The records:
════════
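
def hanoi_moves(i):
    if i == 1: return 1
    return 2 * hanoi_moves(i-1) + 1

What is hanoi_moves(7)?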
════════
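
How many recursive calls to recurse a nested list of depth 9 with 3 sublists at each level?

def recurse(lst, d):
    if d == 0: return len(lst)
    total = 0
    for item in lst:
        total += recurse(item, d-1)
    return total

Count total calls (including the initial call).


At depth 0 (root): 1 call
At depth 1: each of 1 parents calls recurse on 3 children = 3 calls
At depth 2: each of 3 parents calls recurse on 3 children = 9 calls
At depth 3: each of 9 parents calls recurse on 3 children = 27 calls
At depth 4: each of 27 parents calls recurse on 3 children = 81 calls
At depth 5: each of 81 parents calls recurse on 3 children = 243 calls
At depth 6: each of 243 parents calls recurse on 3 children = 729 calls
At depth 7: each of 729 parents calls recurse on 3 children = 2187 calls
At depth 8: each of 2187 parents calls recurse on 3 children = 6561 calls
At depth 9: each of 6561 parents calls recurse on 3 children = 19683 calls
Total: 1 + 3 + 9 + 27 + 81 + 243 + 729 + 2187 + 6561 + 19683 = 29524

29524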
════════
Requirement: Go through the listing above. Show each line where the word "item" is found.

Solved exercise:
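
    for item in lst:
        total += recurse(item, d-1)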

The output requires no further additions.